## Excerpted data:
· · · · · · ·
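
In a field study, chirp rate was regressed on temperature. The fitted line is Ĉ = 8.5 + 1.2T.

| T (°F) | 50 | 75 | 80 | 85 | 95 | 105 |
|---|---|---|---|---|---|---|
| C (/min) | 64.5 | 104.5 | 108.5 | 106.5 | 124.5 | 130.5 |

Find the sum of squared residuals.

T=50: Ĉ = 8.5 + 1.2·50 = 68.5; e = 64.5 − 68.5 = -4
T=75: Ĉ = 8.5 + 1.2·75 = 98.5; e = 104.5 − 98.5 = 6
T=80: Ĉ = 8.5 + 1.2·80 = 104.5; e = 108.5 − 104.5 = 4
T=85: Ĉ = 8.5 + 1.2·85 = 110.5; e = 106.5 − 110.5 = -4
T=95: Ĉ = 8.5 + 1.2·95 = 122.5; e = 124.5 − 122.5 = 2
T=105: Ĉ = 8.5 + 1.2·105 = 134.5; e = 130.5 − 134.5 = -4
SSE = 16 + 36 + 16 + 16 + 4 + 16 = 104

SSE = 104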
· · · · · · ·
## About this exercise:
Transcribe every record above exactly as written.

## Exercise response:
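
In a field study, chirp rate was regressed on temperature. The fitted line is Ĉ = 8.5 + 1.2T.

| T (°F) | 50 | 75 | 80 | 85 | 95 | 105 |
|---|---|---|---|---|---|---|
| C (/min) | 64.5 | 104.5 | 108.5 | 106.5 | 124.5 | 130.5 |

Find the sum of squared residuals.

T=50: Ĉ = 8.5 + 1.2·50 = 68.5; e = 64.5 − 68.5 = -4
T=75: Ĉ = 8.5 + 1.2·75 = 98.5; e = 104.5 − 98.5 = 6
T=80: Ĉ = 8.5 + 1.2·80 = 104.5; e = 108.5 − 104.5 = 4
T=85: Ĉ = 8.5 + 1.2·85 = 110.5; e = 106.5 − 110.5 = -4
T=95: Ĉ = 8.5 + 1.2·95 = 122.5; e = 124.5 − 122.5 = 2
T=105: Ĉ = 8.5 + 1.2·105 = 134.5; e = 130.5 − 134.5 = -4
SSE = 16 + 36 + 16 + 16 + 4 + 16 = 104

SSE = 104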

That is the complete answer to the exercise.